**What you will do:**
Could you reproduce, exactly as written, every line from the one containing "The sequence of nonagonal numbers starts 1, 9, 24, …." through the last line of the records, and nothing else?
Start of Input for this task
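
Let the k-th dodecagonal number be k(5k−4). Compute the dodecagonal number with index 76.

The 76th dodecagonal number is n(5n−4) with n = 76.
76·(5·76 − 4) = 76·376 = 28576.

28576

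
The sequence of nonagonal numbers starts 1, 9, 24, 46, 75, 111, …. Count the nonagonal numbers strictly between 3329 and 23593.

The n-th nonagonal number is n(7n−5)/2.
Smallest index with value > 3329: n = 32 (giving 3504).
Largest index with value < 23593: n = 82 (giving 23329).
Indices 32 through 82: 51 terms.

51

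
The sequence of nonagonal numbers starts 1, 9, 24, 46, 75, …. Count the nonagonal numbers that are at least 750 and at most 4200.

The n-th nonagonal number is n(7n−5)/2.
Smallest index with value ≥ 750: n = 15 (giving 750).
Largest index with value ≤ 4200: n = 35 (giving 4200).
Indices 15 through 35: 21 terms.

21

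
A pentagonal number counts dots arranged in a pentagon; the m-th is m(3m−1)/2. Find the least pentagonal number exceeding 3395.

Solve n(3n−1)/2 > 3395 for integer n.
The largest n with value ≤ 3395 is 47 (since 3290 ≤ 3395 < 3432), so the first above is n = 48, value 3432.

3432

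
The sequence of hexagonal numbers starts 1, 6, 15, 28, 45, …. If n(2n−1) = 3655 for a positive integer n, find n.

43

Set n(2n−1) = 3655, giving 2n² − n − 3655 = 0.
The discriminant is 1 + 8·3655 = 29241, and √29241 = 171.
So n = (1 + 171) / 4 = 172/4 = 43.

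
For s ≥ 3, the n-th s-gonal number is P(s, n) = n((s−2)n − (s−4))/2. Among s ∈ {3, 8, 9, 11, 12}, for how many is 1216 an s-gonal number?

s = 3: P(3, 48) = 1176 and P(3, 49) = 1225; 1216 is not s-gonal.
s = 8: P(8, 20) = 1160 and P(8, 21) = 1281; 1216 is not s-gonal.
s = 9: P(9, 19) = 1216. ✓
s = 11: P(11, 16) = 1096 and P(11, 17) = 1241; 1216 is not s-gonal.
s = 12: P(12, 16) = 1216. ✓
Hits: s ∈ {9, 12} → 2.

2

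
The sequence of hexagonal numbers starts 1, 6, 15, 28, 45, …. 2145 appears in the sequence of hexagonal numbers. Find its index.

Set n(2n−1) = 2145, giving 2n² − n − 2145 = 0.
So n = (1 + 131) / 4 = 132/4 = 33.

33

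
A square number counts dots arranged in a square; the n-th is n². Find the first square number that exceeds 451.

484

Solve n² > 451 for integer n.
The largest n with value ≤ 451 is 21 (since 441 ≤ 451 < 484), so the first above is n = 22, value 484.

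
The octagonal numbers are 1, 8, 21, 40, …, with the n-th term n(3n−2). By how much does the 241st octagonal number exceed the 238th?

241·(3·241 − 2) = 173761 and 238·(3·238 − 2) = 169456.
Difference: 173761 − 169456 = 4305.

4305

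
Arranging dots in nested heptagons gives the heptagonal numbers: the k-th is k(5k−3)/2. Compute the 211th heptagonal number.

The 211th heptagonal number is n(5n−3)/2 with n = 211.
211·(5·211 − 3)/2 = 211·1052/2 = 211·526 = 110986.

110986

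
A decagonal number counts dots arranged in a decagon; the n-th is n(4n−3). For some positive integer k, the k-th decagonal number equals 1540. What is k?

Set n(4n−3) = 1540, giving 4n² − 3n − 1540 = 0.
So n = (3 + 157) / 8 = 160/8 = 20.
Check: 20·(4·20 − 3) = 1540. ✓

20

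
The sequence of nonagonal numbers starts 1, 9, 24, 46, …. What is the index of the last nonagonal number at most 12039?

Solve n(7n−5)/2 ≤ 12039 for integer n.
n = 59 gives 12036 ≤ 12039, while n = 60 gives 12450 > 12039; so the answer is index 59.

59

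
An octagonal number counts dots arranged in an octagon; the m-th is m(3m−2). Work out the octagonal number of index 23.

1541

23·(3·23 − 2) = 23·67 = 1541.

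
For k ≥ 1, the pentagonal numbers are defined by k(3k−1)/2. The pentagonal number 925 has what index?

Set n(3n−1)/2 = 925, giving 3n² − n − 1850 = 0.
The discriminant is 1 + 24·925 = 22201, and √22201 = 149.
So n = (1 + 149) / 6 = 150/6 = 25.
Check: 25·(3·25 − 1)/2 = 925. ✓

25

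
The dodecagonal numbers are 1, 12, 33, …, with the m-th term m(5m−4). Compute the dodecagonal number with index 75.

27825

The 75th dodecagonal number is n(5n−4) with n = 75.
75·(5·75 − 4) = 75·371 = 27825.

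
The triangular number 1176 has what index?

Set n(n+1)/2 = 1176, giving n² + n − 2352 = 0.
So n = (-1 + 97) / 2 = 96/2 = 48.
Check: 48·49/2 = 1176. ✓

48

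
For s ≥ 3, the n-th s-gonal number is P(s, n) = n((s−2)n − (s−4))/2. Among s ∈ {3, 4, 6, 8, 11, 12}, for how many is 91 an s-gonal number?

s = 3: P(3, 13) = 91. ✓
s = 4: P(4, 9) = 81 and P(4, 10) = 100; 91 is not s-gonal.
s = 6: P(6, 7) = 91. ✓
s = 8: P(8, 5) = 65 and P(8, 6) = 96; 91 is not s-gonal.
s = 11: P(11, 4) = 58 and P(11, 5) = 95; 91 is not s-gonal.
s = 12: P(12, 4) = 64 and P(12, 5) = 105; 91 is not s-gonal.
Hits: s ∈ {3, 6} → 2.

2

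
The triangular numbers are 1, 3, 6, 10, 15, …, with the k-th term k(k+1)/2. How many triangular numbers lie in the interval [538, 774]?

6

The n-th triangular number is n(n+1)/2.
Smallest index with value ≥ 538: n = 33 (giving 561).
Largest index with value ≤ 774: n = 38 (giving 741).
Indices 33 through 38: 6 terms.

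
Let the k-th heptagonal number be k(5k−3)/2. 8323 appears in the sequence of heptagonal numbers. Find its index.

Set n(5n−3)/2 = 8323, giving 5n² − 3n − 16646 = 0.
The discriminant is 9 + 40·8323 = 332929, and √332929 = 577.
So n = (3 + 577) / 10 = 580/10 = 58.
Check: 58·(5·58 − 3)/2 = 8323. ✓

58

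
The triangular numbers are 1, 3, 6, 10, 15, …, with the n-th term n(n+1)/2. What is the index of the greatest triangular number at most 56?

10

Solve n(n+1)/2 ≤ 56 for integer n.
n = 10 gives 55 ≤ 56, while n = 11 gives 66 > 56; so the answer is index 10.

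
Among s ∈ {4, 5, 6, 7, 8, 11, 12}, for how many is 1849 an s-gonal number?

1

s = 4: P(4, 43) = 1849. ✓
s = 5: P(5, 35) = 1820 and P(5, 36) = 1926; 1849 is not s-gonal.
s = 6: P(6, 30) = 1770 and P(6, 31) = 1891; 1849 is not s-gonal.
s = 7: P(7, 27) = 1782 and P(7, 28) = 1918; 1849 is not s-gonal.
s = 8: P(8, 25) = 1825 and P(8, 26) = 1976; 1849 is not s-gonal.
s = 11: P(11, 20) = 1730 and P(11, 21) = 1911; 1849 is not s-gonal.
s = 12: P(12, 19) = 1729 and P(12, 20) = 1920; 1849 is not s-gonal.
Hits: s ∈ {4} → 1.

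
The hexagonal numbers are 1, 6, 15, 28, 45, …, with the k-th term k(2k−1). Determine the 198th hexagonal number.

The 198th hexagonal number is n(2n−1) with n = 198.
198·(2·198 − 1) = 198·395 = 78210.

78210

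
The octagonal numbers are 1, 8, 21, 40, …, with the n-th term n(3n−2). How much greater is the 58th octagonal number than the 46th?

58·(3·58 − 2) = 9976 and 46·(3·46 − 2) = 6256.
Difference: 9976 − 6256 = 3720.

3720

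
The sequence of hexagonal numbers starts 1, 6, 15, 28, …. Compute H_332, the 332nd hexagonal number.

The 332nd hexagonal number is n(2n−1) with n = 332.
332·(2·332 − 1) = 332·663 = 220116.

220116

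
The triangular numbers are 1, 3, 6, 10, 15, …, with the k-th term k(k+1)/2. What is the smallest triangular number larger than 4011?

4095

Solve n(n+1)/2 > 4011 for integer n.
The largest n with value ≤ 4011 is 89 (since 4005 ≤ 4011 < 4095), so the first above is n = 90, value 4095.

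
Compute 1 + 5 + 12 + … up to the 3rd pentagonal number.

18

Σ i(3i−1)/2 = (3Σi² − Σi) / 2 over i = 1..3.
Σi = 6 and Σi² = 14.
(3·14 − 1·6) / 2 = 36/2 = 18.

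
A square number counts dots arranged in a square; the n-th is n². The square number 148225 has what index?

385

We need n² = 148225, so n = √148225 = 385.
Check: 385² = 148225. ✓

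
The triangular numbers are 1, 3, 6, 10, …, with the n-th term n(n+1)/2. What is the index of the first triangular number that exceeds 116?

15

Solve n(n+1)/2 > 116 for integer n.
The largest n with value ≤ 116 is 14 (since 105 ≤ 116 < 120), so the first above is n = 15, value 120.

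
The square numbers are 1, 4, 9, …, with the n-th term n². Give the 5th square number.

25

The 5th square number is n² with n = 5.
5² = 25.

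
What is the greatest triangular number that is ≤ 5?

3

Solve n(n+1)/2 ≤ 5 for integer n.
n = 2 gives 3 ≤ 5, while n = 3 gives 6 > 5; so the answer is 3.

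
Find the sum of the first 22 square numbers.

3795

Σ_{i=1}^{22} i² = 22·23·45/6 = 3795.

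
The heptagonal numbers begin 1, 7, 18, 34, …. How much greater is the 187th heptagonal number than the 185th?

1857

187·(5·187 − 3)/2 = 87142 and 185·(5·185 − 3)/2 = 85285.
Difference: 87142 − 85285 = 1857.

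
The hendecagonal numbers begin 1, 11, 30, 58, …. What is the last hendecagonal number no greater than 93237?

Solve n(9n−7)/2 ≤ 93237 for integer n.
n = 144 gives 92808 ≤ 93237, while n = 145 gives 94105 > 93237; so the answer is 92808.

92808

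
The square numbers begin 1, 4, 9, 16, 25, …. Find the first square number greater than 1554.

Solve n² > 1554 for integer n.
The largest n with value ≤ 1554 is 39 (since 1521 ≤ 1554 < 1600), so the first above is n = 40, value 1600.

1600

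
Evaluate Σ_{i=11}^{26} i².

Σ_{i=11}^{26} i² = 6201 − 385 = 5816.

5816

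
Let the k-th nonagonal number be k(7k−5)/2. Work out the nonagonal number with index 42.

42·(7·42 − 5)/2 = 42·289/2 = 6069.

6069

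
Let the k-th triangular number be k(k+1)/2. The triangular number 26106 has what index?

228

Set n(n+1)/2 = 26106, giving n² + n − 52212 = 0.
The discriminant is 1 + 8·26106 = 208849, and √208849 = 457.
So n = (-1 + 457) / 2 = 456/2 = 228.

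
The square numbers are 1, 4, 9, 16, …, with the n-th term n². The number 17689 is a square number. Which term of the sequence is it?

133

We need n² = 17689, so n = √17689 = 133.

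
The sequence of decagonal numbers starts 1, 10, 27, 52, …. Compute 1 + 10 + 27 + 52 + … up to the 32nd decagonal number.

44176

Σ i(4i−3) = 4Σi² − 3Σi over i = 1..32.
Σi = 528 and Σi² = 11440.
4·11440 − 3·528 = 44176.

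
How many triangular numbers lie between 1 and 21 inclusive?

6

The n-th triangular number is n(n+1)/2.
Smallest index with value ≥ 1: n = 1 (giving 1).
Largest index with value ≤ 21: n = 6 (giving 21).
Indices 1 through 6: 6 terms.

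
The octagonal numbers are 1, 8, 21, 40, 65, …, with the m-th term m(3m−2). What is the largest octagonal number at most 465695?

Solve n(3n−2) ≤ 465695 for integer n.
n = 394 gives 464920 ≤ 465695, while n = 395 gives 467285 > 465695; so the answer is 464920.

464920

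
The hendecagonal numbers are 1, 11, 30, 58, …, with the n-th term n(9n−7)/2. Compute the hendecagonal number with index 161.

116081

The 161st hendecagonal number is n(9n−7)/2 with n = 161.
161·(9·161 − 7)/2 = 161·1442/2 = 161·721 = 116081.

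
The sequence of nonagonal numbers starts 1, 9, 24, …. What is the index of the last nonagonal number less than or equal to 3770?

33

Solve n(7n−5)/2 ≤ 3770 for integer n.
n = 33 gives 3729 ≤ 3770, while n = 34 gives 3961 > 3770; so the answer is index 33.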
End of Input for this task
**Response area:**
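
The sequence of nonagonal numbers starts 1, 9, 24, …. What is the index of the last nonagonal number less than or equal to 3770?

33

Solve n(7n−5)/2 ≤ 3770 for integer n.
n = 33 gives 3729 ≤ 3770, while n = 34 gives 3961 > 3770; so the answer is index 33.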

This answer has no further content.